— TASK STATEMENT —
Below are some entries; set them all down exactly.

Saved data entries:
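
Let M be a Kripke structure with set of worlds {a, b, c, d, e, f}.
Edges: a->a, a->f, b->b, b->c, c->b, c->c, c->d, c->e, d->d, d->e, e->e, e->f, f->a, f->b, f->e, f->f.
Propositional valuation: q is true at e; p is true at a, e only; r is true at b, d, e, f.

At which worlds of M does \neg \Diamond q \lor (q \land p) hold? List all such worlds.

Let φ = \neg \Diamond q \lor (q \land p). Evaluate φ at each world:
  a (successors {a, f}): φ is true.
  b (successors {b, c}): φ is true.
  c (successors {b, c, d, e}): φ is false.
  d (successors {d, e}): φ is false.
  e (successors {e, f}): φ is true.
  f (successors {a, b, e, f}): φ is false.
For instance, at c:
  At c: \neg \Diamond q is false, q \land p is false, so \neg \Diamond q \lor (q \land p) is false.
    At c: \Diamond q is true, so \neg \Diamond q is false.
      At c: \Diamond q requires q at some successor in {b, c, d, e}.
        q holds at e, so \Diamond q is true at c.
Satisfying worlds: {a, b, e}

a, b, e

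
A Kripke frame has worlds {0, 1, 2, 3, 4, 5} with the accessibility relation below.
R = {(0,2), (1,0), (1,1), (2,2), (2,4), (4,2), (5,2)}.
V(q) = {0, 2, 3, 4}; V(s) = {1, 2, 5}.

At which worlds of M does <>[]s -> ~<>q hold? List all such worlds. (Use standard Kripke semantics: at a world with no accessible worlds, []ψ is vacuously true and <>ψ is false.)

0, 3, 4, 5

Let φ = <>[]s -> ~<>q. Evaluate φ at each world:
  0 (successors {2}): φ is true.
  1 (successors {0, 1}): φ is false.
  2 (successors {2, 4}): φ is false.
  3 (successors ∅): φ is true.
  4 (successors {2}): φ is true.
  5 (successors {2}): φ is true.
For instance, at 2:
  At 2: <>[]s is true, ~<>q is false, so <>[]s -> ~<>q is false.
    At 2: <>[]s requires []s at some successor in {2, 4}.
      []s holds at 4, so <>[]s is true at 2.
    At 2: <>q is true, so ~<>q is false.
      At 2: <>q requires q at some successor in {2, 4}.
        q holds at 2, so <>q is true at 2.
Satisfying worlds: {0, 3, 4, 5}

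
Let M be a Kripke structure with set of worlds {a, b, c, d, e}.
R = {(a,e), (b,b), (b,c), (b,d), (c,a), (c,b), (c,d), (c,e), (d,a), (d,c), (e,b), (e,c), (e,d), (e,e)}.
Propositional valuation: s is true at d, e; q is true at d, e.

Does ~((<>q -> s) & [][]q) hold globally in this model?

Yes

Let φ = ~((<>q -> s) & [][]q). Evaluate φ at each world:
  a (successors {e}): φ is true.
  b (successors {b, c, d}): φ is true.
  c (successors {a, b, d, e}): φ is true.
  d (successors {a, c}): φ is true.
  e (successors {b, c, d, e}): φ is true.
For instance, at a:
  At a: (<>q -> s) & [][]q is false, so ~((<>q -> s) & [][]q) is true.
    At a: <>q -> s is false, [][]q is false, so (<>q -> s) & [][]q is false.
      At a: <>q is true, s is false, so <>q -> s is false.
      At a: [][]q requires []q at every successor {e}.
        []q fails at e, so [][]q is false at a.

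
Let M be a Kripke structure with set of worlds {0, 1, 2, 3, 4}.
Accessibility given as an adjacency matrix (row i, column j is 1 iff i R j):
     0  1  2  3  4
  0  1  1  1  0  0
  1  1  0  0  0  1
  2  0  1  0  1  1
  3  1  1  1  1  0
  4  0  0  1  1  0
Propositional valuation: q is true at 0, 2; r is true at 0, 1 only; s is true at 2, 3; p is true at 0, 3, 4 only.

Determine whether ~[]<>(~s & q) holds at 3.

At 3: []<>(~s & q) is false, so ~[]<>(~s & q) is true.
  At 3: []<>(~s & q) requires <>(~s & q) at every successor {0, 1, 2, 3}.
    <>(~s & q) fails at 2, so []<>(~s & q) is false at 3.
      At 2: <>(~s & q) requires ~s & q at some successor in {1, 3, 4}.
        At 1: ~s & q is false.
        At 3: ~s & q is false.
        At 4: ~s & q is false.
      So <>(~s & q) is false at 2.

Yes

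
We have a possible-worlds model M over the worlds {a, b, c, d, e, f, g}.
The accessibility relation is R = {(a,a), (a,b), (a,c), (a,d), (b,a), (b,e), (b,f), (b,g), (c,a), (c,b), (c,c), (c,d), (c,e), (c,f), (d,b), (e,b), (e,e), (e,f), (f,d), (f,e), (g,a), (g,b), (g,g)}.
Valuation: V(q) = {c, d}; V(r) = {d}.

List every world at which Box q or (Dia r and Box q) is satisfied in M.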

— RESULT OF THE EXERCISE —
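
Let M be a Kripke structure with set of worlds {a, b, c, d, e, f}.
Edges: a->a, a->f, b->b, b->c, c->b, c->c, c->d, c->e, d->d, d->e, e->e, e->f, f->a, f->b, f->e, f->f.
Propositional valuation: q is true at e; p is true at a, e only; r is true at b, d, e, f.

At which worlds of M does \neg \Diamond q \lor (q \land p) hold? List all such worlds.

Let φ = \neg \Diamond q \lor (q \land p). Evaluate φ at each world:
  a (successors {a, f}): φ is true.
  b (successors {b, c}): φ is true.
  c (successors {b, c, d, e}): φ is false.
  d (successors {d, e}): φ is false.
  e (successors {e, f}): φ is true.
  f (successors {a, b, e, f}): φ is false.
For instance, at c:
  At c: \neg \Diamond q is false, q \land p is false, so \neg \Diamond q \lor (q \land p) is false.
    At c: \Diamond q is true, so \neg \Diamond q is false.
      At c: \Diamond q requires q at some successor in {b, c, d, e}.
        q holds at e, so \Diamond q is true at c.
Satisfying worlds: {a, b, e}

a, b, e

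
A Kripke frame has worlds {0, 1, 2, 3, 4, 5} with the accessibility relation below.
R = {(0,2), (1,0), (1,1), (2,2), (2,4), (4,2), (5,2)}.
V(q) = {0, 2, 3, 4}; V(s) = {1, 2, 5}.

At which worlds of M does <>[]s -> ~<>q hold? List all such worlds. (Use standard Kripke semantics: at a world with no accessible worlds, []ψ is vacuously true and <>ψ is false.)

0, 3, 4, 5

Let φ = <>[]s -> ~<>q. Evaluate φ at each world:
  0 (successors {2}): φ is true.
  1 (successors {0, 1}): φ is false.
  2 (successors {2, 4}): φ is false.
  3 (successors ∅): φ is true.
  4 (successors {2}): φ is true.
  5 (successors {2}): φ is true.
For instance, at 2:
  At 2: <>[]s is true, ~<>q is false, so <>[]s -> ~<>q is false.
    At 2: <>[]s requires []s at some successor in {2, 4}.
      []s holds at 4, so <>[]s is true at 2.
    At 2: <>q is true, so ~<>q is false.
      At 2: <>q requires q at some successor in {2, 4}.
        q holds at 2, so <>q is true at 2.
Satisfying worlds: {0, 3, 4, 5}

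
Let M be a Kripke structure with set of worlds {a, b, c, d, e}.
R = {(a,e), (b,b), (b,c), (b,d), (c,a), (c,b), (c,d), (c,e), (d,a), (d,c), (e,b), (e,c), (e,d), (e,e)}.
Propositional valuation: s is true at d, e; q is true at d, e.

Does ~((<>q -> s) & [][]q) hold globally in this model?

Yes

Let φ = ~((<>q -> s) & [][]q). Evaluate φ at each world:
  a (successors {e}): φ is true.
  b (successors {b, c, d}): φ is true.
  c (successors {a, b, d, e}): φ is true.
  d (successors {a, c}): φ is true.
  e (successors {b, c, d, e}): φ is true.
For instance, at a:
  At a: (<>q -> s) & [][]q is false, so ~((<>q -> s) & [][]q) is true.
    At a: <>q -> s is false, [][]q is false, so (<>q -> s) & [][]q is false.
      At a: <>q is true, s is false, so <>q -> s is false.
      At a: [][]q requires []q at every successor {e}.
        []q fails at e, so [][]q is false at a.

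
Let M be a Kripke structure with set of worlds {0, 1, 2, 3, 4}.
Accessibility given as an adjacency matrix (row i, column j is 1 iff i R j):
     0  1  2  3  4
  0  1  1  1  0  0
  1  1  0  0  0  1
  2  0  1  0  1  1
  3  1  1  1  1  0
  4  0  0  1  1  0
Propositional valuation: q is true at 0, 2; r is true at 0, 1 only; s is true at 2, 3; p is true at 0, 3, 4 only.

Determine whether ~[]<>(~s & q) holds at 3.

At 3: []<>(~s & q) is false, so ~[]<>(~s & q) is true.
  At 3: []<>(~s & q) requires <>(~s & q) at every successor {0, 1, 2, 3}.
    <>(~s & q) fails at 2, so []<>(~s & q) is false at 3.
      At 2: <>(~s & q) requires ~s & q at some successor in {1, 3, 4}.
        At 1: ~s & q is false.
        At 3: ~s & q is false.
        At 4: ~s & q is false.
      So <>(~s & q) is false at 2.

Yes

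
We have a possible-worlds model M over the worlds {a, b, c, d, e, f, g}.
The accessibility relation is R = {(a,a), (a,b), (a,c), (a,d), (b,a), (b,e), (b,f), (b,g), (c,a), (c,b), (c,c), (c,d), (c,e), (c,f), (d,b), (e,b), (e,e), (e,f), (f,d), (f,e), (g,a), (g,b), (g,g)}.
Valuation: V(q) = {c, d}; V(r) = {d}.

List every world at which Box q or (Dia r and Box q) is satisfied in M.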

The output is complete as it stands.